━━━━━ SOURCE DATA

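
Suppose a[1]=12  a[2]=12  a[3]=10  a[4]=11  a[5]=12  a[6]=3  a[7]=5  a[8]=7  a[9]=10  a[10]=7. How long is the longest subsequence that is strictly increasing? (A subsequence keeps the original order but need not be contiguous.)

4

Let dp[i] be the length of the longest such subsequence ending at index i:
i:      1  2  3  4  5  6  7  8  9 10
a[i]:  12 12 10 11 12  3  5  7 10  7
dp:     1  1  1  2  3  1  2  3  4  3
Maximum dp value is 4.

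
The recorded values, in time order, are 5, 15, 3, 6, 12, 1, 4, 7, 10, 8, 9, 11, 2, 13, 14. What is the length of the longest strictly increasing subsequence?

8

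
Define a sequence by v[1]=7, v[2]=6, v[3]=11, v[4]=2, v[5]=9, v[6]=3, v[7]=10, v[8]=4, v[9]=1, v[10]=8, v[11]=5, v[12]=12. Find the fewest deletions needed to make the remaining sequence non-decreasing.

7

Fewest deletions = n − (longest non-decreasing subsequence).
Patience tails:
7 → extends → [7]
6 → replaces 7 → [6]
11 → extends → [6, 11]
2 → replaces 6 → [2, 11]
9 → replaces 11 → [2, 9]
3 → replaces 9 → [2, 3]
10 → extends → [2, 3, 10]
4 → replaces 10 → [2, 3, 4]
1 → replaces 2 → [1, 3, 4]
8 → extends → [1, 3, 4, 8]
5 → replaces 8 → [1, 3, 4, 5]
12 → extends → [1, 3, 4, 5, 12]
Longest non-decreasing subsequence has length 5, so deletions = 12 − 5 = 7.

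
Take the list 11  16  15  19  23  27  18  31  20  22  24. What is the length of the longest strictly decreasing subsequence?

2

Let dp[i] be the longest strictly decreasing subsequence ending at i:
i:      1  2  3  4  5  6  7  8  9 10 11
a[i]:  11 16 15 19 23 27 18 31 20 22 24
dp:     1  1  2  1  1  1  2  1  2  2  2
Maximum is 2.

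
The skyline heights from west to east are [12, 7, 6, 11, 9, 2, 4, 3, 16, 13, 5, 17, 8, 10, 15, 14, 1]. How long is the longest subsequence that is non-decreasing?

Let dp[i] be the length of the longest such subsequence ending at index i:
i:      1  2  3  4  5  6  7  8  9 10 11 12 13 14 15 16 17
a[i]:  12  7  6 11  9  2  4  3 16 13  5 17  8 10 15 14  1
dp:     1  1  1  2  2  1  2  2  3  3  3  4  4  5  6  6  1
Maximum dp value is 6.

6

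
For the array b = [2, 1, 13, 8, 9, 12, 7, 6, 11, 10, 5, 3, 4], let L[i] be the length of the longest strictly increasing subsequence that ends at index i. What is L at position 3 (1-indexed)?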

━━━━━━━━━━
━━━━━ SOURCE DATA

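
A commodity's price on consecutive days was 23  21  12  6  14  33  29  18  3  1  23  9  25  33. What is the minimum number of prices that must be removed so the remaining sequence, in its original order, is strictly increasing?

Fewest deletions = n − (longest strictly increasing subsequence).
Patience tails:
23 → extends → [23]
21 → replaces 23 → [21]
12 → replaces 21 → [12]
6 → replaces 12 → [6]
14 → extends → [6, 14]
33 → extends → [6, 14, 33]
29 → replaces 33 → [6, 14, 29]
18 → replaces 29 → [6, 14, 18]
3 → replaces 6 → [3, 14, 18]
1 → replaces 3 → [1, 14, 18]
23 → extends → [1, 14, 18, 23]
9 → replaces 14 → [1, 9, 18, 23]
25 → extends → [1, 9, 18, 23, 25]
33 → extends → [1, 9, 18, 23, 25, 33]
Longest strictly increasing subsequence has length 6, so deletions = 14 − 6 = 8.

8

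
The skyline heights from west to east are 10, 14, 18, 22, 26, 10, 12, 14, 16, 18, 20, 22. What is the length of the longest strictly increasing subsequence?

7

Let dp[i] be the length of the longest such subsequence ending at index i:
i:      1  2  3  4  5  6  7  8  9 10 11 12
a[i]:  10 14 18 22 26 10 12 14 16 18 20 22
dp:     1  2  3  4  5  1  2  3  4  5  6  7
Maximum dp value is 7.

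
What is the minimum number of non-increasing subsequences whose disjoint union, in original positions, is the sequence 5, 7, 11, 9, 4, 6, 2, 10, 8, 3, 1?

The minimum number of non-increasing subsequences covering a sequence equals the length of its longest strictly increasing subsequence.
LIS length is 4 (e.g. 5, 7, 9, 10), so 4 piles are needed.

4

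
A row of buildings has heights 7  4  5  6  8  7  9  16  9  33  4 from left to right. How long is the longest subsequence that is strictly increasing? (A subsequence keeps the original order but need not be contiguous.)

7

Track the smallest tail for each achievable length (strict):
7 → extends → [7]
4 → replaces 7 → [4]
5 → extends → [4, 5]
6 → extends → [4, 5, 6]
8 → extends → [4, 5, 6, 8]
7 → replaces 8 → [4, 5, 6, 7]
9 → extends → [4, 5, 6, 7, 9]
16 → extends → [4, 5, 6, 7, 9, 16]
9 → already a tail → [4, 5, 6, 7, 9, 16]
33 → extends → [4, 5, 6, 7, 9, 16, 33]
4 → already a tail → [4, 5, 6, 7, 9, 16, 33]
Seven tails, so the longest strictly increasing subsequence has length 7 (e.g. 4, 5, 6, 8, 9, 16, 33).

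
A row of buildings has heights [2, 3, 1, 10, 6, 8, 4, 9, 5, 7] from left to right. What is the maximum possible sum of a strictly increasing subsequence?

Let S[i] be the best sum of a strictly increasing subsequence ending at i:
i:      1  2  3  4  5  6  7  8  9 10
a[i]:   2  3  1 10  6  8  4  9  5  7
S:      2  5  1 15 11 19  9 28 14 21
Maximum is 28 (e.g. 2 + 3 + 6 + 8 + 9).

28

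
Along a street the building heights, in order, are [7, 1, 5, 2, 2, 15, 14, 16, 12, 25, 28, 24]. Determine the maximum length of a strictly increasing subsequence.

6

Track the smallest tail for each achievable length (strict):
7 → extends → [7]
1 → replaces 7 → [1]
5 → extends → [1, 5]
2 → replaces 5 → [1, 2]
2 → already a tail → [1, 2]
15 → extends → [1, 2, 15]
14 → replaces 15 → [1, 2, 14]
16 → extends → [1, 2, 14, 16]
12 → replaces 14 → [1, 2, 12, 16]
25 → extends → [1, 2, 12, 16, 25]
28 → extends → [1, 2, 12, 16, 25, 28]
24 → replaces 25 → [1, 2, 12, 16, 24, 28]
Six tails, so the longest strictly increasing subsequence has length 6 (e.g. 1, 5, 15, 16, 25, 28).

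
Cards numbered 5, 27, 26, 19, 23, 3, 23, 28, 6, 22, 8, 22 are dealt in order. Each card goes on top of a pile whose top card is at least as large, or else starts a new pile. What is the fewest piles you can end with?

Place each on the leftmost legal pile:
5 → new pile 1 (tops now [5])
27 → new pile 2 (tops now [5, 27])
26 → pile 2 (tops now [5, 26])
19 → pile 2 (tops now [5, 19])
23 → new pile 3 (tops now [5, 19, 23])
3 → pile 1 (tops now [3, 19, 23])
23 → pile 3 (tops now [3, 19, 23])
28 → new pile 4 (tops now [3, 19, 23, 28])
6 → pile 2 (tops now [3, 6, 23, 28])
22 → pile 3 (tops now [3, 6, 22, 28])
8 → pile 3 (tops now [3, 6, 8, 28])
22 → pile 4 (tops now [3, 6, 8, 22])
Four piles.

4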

━━━━━━━━━━

What are the lines above, starting at the one with "that is non-decreasing?" and ending at the one with "For the array"? Give them again exactly, and only them.

### RESPONSE AREA
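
The skyline heights from west to east are [12, 7, 6, 11, 9, 2, 4, 3, 16, 13, 5, 17, 8, 10, 15, 14, 1]. How long is the longest subsequence that is non-decreasing?

Let dp[i] be the length of the longest such subsequence ending at index i:
i:      1  2  3  4  5  6  7  8  9 10 11 12 13 14 15 16 17
a[i]:  12  7  6 11  9  2  4  3 16 13  5 17  8 10 15 14  1
dp:     1  1  1  2  2  1  2  2  3  3  3  4  4  5  6  6  1
Maximum dp value is 6.

6

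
For the array b = [2, 1, 13, 8, 9, 12, 7, 6, 11, 10, 5, 3, 4], let L[i] be the length of the longest strictly increasing subsequence that ends at index i. What is L at position 3 (1-indexed)?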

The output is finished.